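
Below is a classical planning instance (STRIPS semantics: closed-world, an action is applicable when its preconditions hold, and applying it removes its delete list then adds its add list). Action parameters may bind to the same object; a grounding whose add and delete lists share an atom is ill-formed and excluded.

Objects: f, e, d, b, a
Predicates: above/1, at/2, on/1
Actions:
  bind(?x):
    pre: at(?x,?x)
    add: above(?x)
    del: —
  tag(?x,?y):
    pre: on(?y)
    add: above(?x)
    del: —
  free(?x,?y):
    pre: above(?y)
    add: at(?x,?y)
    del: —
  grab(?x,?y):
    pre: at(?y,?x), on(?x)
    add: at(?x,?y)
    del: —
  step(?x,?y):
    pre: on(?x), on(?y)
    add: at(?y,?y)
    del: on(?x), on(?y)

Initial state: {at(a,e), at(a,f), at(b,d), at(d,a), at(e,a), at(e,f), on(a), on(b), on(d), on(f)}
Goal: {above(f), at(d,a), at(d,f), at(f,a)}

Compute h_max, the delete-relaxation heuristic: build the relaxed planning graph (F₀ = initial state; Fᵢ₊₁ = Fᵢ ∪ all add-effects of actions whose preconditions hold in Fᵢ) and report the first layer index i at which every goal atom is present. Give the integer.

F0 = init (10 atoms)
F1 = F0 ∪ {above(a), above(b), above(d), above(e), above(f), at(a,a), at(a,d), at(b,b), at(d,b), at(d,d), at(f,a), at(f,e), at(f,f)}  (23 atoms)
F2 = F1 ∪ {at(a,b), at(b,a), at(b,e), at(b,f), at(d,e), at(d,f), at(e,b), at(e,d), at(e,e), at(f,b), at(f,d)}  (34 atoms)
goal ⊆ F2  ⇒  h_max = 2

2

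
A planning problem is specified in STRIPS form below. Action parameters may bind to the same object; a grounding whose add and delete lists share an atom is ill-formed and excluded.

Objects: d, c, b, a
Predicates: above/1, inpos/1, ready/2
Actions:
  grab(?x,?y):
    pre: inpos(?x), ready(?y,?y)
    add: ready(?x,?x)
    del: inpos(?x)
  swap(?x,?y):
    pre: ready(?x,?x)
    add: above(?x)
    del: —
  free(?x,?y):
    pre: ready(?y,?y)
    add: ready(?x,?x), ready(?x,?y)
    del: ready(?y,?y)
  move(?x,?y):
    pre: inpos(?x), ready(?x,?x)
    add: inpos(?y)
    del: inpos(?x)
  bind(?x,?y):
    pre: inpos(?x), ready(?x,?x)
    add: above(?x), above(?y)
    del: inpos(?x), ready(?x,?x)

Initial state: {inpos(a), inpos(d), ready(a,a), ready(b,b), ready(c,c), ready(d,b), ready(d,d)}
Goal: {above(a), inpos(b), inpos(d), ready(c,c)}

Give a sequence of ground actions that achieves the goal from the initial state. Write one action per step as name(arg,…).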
...
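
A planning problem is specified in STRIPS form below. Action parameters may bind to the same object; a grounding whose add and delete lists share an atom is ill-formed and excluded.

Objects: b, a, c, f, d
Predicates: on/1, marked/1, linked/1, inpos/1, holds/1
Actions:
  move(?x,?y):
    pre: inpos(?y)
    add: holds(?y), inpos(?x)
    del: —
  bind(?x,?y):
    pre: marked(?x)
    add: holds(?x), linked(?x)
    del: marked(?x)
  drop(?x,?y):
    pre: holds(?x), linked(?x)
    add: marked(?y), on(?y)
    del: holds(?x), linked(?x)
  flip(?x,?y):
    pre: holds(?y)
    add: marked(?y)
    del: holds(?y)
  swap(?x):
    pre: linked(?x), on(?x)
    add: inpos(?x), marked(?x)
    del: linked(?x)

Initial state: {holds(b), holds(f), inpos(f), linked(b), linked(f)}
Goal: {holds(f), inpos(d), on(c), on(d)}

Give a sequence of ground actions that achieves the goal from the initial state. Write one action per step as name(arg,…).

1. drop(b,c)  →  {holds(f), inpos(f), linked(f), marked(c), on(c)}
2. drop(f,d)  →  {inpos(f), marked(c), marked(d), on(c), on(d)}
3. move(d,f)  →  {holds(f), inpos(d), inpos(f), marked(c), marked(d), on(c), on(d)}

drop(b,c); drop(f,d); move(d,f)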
==
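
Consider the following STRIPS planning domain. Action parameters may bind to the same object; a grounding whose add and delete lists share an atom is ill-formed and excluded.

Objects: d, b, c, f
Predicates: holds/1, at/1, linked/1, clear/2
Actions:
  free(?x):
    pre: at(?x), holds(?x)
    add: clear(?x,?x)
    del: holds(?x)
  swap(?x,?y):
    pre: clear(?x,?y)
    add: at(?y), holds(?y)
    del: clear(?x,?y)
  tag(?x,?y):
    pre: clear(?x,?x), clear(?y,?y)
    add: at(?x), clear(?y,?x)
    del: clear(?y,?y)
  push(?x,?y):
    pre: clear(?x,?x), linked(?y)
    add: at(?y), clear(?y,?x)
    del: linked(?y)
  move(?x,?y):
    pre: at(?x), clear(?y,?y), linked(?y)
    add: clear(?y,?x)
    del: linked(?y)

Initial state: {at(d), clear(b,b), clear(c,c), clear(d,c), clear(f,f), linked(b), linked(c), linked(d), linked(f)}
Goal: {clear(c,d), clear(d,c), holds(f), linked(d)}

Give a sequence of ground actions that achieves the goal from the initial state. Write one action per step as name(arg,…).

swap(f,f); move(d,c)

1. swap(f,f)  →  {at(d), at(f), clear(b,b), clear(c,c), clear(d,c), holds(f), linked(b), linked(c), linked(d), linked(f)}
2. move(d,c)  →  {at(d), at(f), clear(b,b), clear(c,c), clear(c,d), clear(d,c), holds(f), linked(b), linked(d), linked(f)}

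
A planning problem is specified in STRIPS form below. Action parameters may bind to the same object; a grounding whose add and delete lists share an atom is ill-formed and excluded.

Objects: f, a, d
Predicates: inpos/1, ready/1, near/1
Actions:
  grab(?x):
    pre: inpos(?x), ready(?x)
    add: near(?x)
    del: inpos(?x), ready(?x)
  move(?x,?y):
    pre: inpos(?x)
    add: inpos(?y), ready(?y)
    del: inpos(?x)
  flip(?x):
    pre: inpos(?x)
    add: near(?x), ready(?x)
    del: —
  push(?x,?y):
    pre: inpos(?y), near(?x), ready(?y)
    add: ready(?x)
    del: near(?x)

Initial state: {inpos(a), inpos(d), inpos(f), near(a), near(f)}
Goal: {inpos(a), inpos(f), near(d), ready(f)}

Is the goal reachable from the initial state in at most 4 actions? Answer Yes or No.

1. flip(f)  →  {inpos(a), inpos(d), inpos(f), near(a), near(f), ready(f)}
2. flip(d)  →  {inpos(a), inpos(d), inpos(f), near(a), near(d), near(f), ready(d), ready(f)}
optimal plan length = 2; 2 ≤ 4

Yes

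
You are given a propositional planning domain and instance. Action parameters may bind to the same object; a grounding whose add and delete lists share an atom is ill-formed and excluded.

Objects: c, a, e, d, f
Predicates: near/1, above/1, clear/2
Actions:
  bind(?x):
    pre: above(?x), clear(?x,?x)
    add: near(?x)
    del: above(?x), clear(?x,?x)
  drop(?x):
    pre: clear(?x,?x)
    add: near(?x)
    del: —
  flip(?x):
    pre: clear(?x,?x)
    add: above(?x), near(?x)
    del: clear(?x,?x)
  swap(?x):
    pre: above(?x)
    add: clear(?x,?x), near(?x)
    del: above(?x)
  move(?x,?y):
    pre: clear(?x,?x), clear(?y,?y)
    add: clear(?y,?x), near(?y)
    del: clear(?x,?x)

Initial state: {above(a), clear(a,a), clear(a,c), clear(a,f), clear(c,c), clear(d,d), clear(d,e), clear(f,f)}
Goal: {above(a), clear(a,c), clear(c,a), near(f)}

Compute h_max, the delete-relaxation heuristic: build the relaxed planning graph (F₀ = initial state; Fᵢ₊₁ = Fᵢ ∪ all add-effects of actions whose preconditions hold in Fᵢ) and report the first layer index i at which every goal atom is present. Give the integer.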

** WORK ORDER **
Once the lines of the entries containing the word "Predicates" have been counted, report the number alone.

** ANSWER BOX **
6